*** Begin section ***

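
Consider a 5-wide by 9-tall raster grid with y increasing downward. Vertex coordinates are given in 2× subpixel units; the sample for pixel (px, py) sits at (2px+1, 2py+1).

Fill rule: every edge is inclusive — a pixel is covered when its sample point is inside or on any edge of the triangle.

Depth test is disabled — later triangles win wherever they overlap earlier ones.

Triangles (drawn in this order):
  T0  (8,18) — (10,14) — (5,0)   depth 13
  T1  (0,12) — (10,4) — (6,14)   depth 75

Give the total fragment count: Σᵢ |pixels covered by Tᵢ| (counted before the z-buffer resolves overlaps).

T0:
  2·area = 48  (B↔C swapped to make it positive)
  edge (8, 18)→(5, 0): d=(-3,-18) inclusive
  edge (5, 0)→(10, 14): d=(5,14) inclusive
  edge (10, 14)→(8, 18): d=(-2,4) inclusive
    (3,3)@(7, 7): e=[15,7,26] → #
    (4,3)@(9, 7): e=[51,-21,18] → ·
    (3,4)@(7, 9): e=[9,17,22] → #
    (4,4)@(9, 9): e=[45,-11,14] → ·
    (3,5)@(7, 11): e=[3,27,18] → #
    (4,5)@(9, 11): e=[39,-1,10] → ·
    (3,6)@(7, 13): e=[-3,37,14] → ·
    (4,6)@(9, 13): e=[33,9,6] → #
    (4,7)@(9, 15): e=[27,19,2] → #
    (4,8)@(9, 17): e=[21,29,-2] → ·
  covered (5 px):
    · · · · ·
    · · · · ·
    · · · · ·
    · · · # ·
    · · · # ·
    · · · # ·
    · · · · #
    · · · · #
    · · · · ·
T1:
  2·area = 68
  edge (0, 12)→(10, 4): d=(10,-8) inclusive
  edge (10, 4)→(6, 14): d=(-4,10) inclusive
  edge (6, 14)→(0, 12): d=(-6,-2) inclusive
    (4,2)@(9, 5): e=[2,6,60] → #
    (3,3)@(7, 7): e=[6,18,44] → #
    (4,3)@(9, 7): e=[22,-2,48] → ·
    (2,4)@(5, 9): e=[10,30,28] → #
    (4,4)@(9, 9): e=[42,-10,36] → ·
    (1,5)@(3, 11): e=[14,42,12] → #
    (4,5)@(9, 11): e=[62,-18,24] → ·
    (1,6)@(3, 13): e=[34,34,0] → #  [on edge]
    (3,6)@(7, 13): e=[66,-6,8] → ·
    (1,7)@(3, 15): e=[54,26,-12] → ·
    (2,7)@(5, 15): e=[70,6,-8] → ·
    (4,7)@(9, 15): e=[102,-34,0] → ·  [on edge]
  covered (9 px):
    · · · · ·
    · · · · ·
    · · · · #
    · · · # ·
    · · # # ·
    · # # # ·
    · # # · ·
    · · · · ·
    · · · · ·

Answer: 14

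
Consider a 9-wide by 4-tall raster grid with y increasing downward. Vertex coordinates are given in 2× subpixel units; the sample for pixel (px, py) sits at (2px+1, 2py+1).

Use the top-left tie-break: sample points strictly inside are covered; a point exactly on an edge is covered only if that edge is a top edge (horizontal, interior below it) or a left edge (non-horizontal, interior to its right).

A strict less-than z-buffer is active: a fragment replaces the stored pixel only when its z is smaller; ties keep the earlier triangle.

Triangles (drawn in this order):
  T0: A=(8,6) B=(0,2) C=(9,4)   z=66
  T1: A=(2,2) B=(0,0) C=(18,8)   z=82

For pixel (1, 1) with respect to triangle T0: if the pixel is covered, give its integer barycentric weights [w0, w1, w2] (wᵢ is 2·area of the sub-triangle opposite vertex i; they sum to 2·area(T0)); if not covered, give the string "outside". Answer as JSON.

T0:
  2·area = 20
  edge (8, 6)→(0, 2): d=(-8,-4) top-left  bias=+0
  edge (0, 2)→(9, 4): d=(9,2) right/bottom  bias=-1
  edge (9, 4)→(8, 6): d=(-1,2) right/bottom  bias=-1
    (1,1)@(3, 3): e=[4,3,13] → █
    (2,1)@(5, 3): e=[12,-1,9] → ·
    (1,2)@(3, 5): e=[-12,21,11] → ·
    (3,2)@(7, 5): e=[4,13,3] → █
    (4,2)@(9, 5): e=[12,9,-1] → ·
    (3,3)@(7, 7): e=[-12,31,1] → ·
  covered (2 px):
    · · · · · · · · ·
    · █ · · · · · · ·
    · · · █ · · · · ·
    · · · · · · · · ·
T1:
  2·area = 20
  edge (2, 2)→(0, 0): d=(-2,-2) top-left  bias=+0
  edge (0, 0)→(18, 8): d=(18,8) right/bottom  bias=-1
  edge (18, 8)→(2, 2): d=(-16,-6) top-left  bias=+0
    (0,0)@(1, 1): e=[0,10,10] → █  [on edge]
    (1,0)@(3, 1): e=[4,-6,22] → ·
    (0,1)@(1, 3): e=[-4,46,-22] → ·
    (1,1)@(3, 3): e=[0,30,-10] → ·  [on edge]
    (2,1)@(5, 3): e=[4,14,2] → █
    (3,1)@(7, 3): e=[8,-2,14] → ·
    (2,2)@(5, 5): e=[0,50,-30] → ·  [on edge]
    (5,2)@(11, 5): e=[12,2,6] → █
    (6,2)@(13, 5): e=[16,-14,18] → ·
    (3,3)@(7, 7): e=[0,70,-50] → ·  [on edge]
    (5,3)@(11, 7): e=[8,38,-26] → ·
  covered (3 px):
    █ · · · · · · · ·
    · · █ · · · · · ·
    · · · · · █ · · ·
    · · · · · · · · ·

Answer: [3,13,4]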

*** End section ***

Among the lines of the data, identify those with the word "earlier". Copy each of them.

TASK OUTPUT ->
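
Depth test is disabled — later triangles win wherever they overlap earlier ones.
A strict less-than z-buffer is active: a fragment replaces the stored pixel only when its z is smaller; ties keep the earlier triangle.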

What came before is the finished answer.